(Stored items)

──────────

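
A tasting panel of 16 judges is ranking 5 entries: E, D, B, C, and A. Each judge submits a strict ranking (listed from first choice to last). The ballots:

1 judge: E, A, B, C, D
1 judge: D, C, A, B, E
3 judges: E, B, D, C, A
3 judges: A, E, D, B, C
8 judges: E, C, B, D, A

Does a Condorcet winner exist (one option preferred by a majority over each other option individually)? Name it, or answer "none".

E

E vs D: 15–1 for E.
E vs B: 15–1 for E.
E vs C: 15–1 for E.
E vs A: 12–4 for E.
E beats every other option head-to-head.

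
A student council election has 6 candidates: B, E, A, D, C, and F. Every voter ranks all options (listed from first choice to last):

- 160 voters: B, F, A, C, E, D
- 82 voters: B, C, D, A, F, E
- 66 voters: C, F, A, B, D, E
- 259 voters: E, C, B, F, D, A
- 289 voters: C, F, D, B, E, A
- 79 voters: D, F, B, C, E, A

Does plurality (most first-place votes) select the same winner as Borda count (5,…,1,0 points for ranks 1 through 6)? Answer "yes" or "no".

Plurality — first-place votes: B 242, E 259, A 0, D 79, C 355, F 0. Winner: C.
Borda — scores: B 2934, E 1823, A 842, D 1833, C 3617, F 2976. Winner: C.
The two methods agree.

yes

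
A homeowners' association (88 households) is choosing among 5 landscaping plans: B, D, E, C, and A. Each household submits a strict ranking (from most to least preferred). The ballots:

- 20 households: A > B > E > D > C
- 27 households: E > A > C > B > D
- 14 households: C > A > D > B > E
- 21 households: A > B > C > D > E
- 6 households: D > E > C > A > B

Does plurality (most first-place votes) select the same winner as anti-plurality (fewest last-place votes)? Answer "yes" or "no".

Plurality — first-place votes: B 0, D 6, E 27, C 14, A 41. Winner: A.
Anti-plurality — last-place votes: B 6, D 27, E 35, C 20, A 0. Winner: A.
The two methods agree.

yes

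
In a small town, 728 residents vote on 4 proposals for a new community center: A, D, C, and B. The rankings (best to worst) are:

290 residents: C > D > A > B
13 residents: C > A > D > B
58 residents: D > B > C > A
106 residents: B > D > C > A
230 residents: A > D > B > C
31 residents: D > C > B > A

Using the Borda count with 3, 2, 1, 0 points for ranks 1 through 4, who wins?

D

A: 290·1 + 13·2 + 58·0 + 106·0 + 230·3 + 31·0 = 1006
D: 290·2 + 13·1 + 58·3 + 106·2 + 230·2 + 31·3 = 1532
C: 290·3 + 13·3 + 58·1 + 106·1 + 230·0 + 31·2 = 1135
B: 290·0 + 13·0 + 58·2 + 106·3 + 230·1 + 31·1 = 695
D has the highest Borda score (1532).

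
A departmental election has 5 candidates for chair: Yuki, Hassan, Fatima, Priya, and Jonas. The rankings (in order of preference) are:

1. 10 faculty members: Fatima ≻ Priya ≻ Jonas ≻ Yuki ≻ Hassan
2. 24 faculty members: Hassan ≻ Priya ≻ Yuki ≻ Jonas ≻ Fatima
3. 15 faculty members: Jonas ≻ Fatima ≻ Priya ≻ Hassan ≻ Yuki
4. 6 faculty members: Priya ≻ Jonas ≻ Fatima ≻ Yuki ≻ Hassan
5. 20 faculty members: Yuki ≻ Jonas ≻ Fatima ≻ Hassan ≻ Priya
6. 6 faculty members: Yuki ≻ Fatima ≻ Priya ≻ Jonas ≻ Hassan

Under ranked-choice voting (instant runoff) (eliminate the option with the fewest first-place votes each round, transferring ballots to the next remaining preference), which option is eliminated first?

Round 1: Yuki 26, Hassan 24, Fatima 10, Priya 6, Jonas 15. Eliminate Priya.

Priya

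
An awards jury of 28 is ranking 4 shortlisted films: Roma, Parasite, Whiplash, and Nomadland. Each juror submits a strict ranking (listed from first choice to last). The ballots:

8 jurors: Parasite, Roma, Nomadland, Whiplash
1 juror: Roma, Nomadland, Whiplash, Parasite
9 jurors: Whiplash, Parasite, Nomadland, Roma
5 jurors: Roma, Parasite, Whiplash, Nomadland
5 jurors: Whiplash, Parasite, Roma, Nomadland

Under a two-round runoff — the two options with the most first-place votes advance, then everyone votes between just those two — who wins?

Round 1 first-place votes: Roma 6, Parasite 8, Whiplash 14, Nomadland 0.
Whiplash and Parasite advance.
Runoff: Whiplash is preferred to Parasite by 15 voters; Parasite by 13.
Whiplash wins the runoff.

Whiplash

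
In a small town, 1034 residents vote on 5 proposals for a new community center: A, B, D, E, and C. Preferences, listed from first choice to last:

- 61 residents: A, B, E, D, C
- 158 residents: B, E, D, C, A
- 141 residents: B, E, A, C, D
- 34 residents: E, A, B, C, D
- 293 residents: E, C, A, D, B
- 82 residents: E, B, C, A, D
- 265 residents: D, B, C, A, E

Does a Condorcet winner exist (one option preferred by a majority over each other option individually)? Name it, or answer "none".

Checking pairwise contests:
B beats A 646–388.
D beats B 558–476.
A beats D 611–423.
B beats E 625–409.
B beats C 741–293.
Every option loses at least one head-to-head, so there is no Condorcet winner.

none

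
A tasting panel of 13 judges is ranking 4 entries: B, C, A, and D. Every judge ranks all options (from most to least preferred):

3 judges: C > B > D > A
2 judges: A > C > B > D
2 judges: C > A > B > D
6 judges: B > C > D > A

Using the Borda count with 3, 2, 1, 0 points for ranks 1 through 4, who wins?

C

B: 3·2 + 2·1 + 2·1 + 6·3 = 28
C: 3·3 + 2·2 + 2·3 + 6·2 = 31
A: 3·0 + 2·3 + 2·2 + 6·0 = 10
D: 3·1 + 2·0 + 2·0 + 6·1 = 9
C has the highest Borda score (31).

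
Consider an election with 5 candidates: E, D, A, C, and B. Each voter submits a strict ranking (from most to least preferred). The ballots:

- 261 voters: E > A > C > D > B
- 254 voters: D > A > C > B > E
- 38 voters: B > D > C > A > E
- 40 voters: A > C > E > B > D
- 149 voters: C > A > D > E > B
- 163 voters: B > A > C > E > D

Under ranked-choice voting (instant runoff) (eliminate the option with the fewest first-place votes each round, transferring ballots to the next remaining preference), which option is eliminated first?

Round 1: E 261, D 254, A 40, C 149, B 201. Eliminate A.

A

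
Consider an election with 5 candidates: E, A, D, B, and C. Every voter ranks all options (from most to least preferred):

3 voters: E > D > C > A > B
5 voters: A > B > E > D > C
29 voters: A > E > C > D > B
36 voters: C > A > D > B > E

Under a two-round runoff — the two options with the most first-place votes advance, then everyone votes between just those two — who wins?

Round 1 first-place votes: E 3, A 34, D 0, B 0, C 36.
C and A advance.
Runoff: C is preferred to A by 39 voters; A by 34.
C wins the runoff.

C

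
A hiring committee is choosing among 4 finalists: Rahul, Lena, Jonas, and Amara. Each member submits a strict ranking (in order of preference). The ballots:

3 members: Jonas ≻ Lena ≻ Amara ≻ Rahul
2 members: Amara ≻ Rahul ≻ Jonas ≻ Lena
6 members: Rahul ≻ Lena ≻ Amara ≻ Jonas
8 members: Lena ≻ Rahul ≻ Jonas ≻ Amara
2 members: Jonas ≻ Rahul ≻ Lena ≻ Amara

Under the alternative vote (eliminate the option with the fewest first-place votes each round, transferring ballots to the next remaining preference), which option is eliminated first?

Amara

Round 1: Rahul 6, Lena 8, Jonas 5, Amara 2. Eliminate Amara.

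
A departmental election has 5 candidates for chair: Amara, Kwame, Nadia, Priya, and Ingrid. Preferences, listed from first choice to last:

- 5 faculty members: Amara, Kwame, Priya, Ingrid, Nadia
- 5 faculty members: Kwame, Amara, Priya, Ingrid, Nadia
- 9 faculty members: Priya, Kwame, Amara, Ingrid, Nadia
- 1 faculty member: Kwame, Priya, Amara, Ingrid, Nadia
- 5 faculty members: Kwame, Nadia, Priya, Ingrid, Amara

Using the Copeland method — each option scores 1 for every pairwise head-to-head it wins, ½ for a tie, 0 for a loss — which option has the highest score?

Kwame

Amara: beats Nadia and Ingrid; loses to Kwame and Priya → score 2.
Kwame: beats Amara, Nadia, Priya, and Ingrid → score 4.
Nadia: loses to Amara, Kwame, Priya, and Ingrid → score 0.
Priya: beats Amara, Nadia, and Ingrid; loses to Kwame → score 3.
Ingrid: beats Nadia; loses to Amara, Kwame, and Priya → score 1.
Kwame has the best pairwise record.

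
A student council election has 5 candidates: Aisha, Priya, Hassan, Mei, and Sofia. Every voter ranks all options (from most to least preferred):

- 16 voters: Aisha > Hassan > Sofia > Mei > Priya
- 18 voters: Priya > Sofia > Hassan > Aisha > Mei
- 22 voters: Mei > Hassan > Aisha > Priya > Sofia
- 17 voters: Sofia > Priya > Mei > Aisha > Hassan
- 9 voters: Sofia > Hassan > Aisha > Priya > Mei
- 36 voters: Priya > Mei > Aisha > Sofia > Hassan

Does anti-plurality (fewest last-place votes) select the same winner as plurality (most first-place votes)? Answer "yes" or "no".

Anti-plurality — last-place votes: Aisha 0, Priya 16, Hassan 53, Mei 27, Sofia 22. Winner: Aisha.
Plurality — first-place votes: Aisha 16, Priya 54, Hassan 0, Mei 22, Sofia 26. Winner: Priya.
The two methods disagree.

no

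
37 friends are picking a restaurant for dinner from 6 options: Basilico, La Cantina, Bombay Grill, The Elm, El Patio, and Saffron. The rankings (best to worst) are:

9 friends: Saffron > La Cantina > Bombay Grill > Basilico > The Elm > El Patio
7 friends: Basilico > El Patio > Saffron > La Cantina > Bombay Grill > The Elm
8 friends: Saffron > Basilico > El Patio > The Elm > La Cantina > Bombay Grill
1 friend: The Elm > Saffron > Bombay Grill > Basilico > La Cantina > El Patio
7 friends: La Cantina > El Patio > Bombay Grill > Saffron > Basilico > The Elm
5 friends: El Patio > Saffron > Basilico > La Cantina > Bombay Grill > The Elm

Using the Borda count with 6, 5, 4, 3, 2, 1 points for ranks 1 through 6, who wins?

Basilico: 9·3 + 7·6 + 8·5 + 1·3 + 7·2 + 5·4 = 146
La Cantina: 9·5 + 7·3 + 8·2 + 1·2 + 7·6 + 5·3 = 141
Bombay Grill: 9·4 + 7·2 + 8·1 + 1·4 + 7·4 + 5·2 = 100
The Elm: 9·2 + 7·1 + 8·3 + 1·6 + 7·1 + 5·1 = 67
El Patio: 9·1 + 7·5 + 8·4 + 1·1 + 7·5 + 5·6 = 142
Saffron: 9·6 + 7·4 + 8·6 + 1·5 + 7·3 + 5·5 = 181
Saffron has the highest Borda score (181).

Saffron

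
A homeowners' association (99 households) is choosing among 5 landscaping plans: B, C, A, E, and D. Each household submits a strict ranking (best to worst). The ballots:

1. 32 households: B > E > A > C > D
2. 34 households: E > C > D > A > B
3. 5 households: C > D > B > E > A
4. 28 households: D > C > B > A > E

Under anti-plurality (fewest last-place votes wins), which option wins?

Last-place votes: B 34, C 0, A 5, E 28, D 32.
C is ranked last by the fewest voters, so C wins.

C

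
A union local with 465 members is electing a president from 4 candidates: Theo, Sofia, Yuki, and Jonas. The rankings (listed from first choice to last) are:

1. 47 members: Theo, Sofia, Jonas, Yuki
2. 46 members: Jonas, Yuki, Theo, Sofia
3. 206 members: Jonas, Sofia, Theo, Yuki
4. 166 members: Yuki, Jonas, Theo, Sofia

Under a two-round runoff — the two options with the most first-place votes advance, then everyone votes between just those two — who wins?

Round 1 first-place votes: Theo 47, Sofia 0, Yuki 166, Jonas 252.
Jonas and Yuki advance.
Runoff: Jonas is preferred to Yuki by 299 voters; Yuki by 166.
Jonas wins the runoff.

Jonas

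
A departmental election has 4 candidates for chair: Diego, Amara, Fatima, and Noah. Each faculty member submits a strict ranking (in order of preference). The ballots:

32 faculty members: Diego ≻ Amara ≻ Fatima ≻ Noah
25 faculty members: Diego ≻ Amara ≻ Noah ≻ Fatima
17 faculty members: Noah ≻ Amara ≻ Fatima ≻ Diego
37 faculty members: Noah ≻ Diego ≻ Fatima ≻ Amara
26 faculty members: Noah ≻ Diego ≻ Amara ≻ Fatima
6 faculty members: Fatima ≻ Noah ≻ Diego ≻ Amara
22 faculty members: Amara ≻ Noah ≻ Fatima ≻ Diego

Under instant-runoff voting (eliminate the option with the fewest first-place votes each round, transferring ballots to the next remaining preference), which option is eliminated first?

Round 1: Diego 57, Amara 22, Fatima 6, Noah 80. Eliminate Fatima.

Fatima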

──────────

● **Your instructions**:
Work out how many lines in the records contain the word "association", and give that number by itself.

● **Solution for this problem**:
2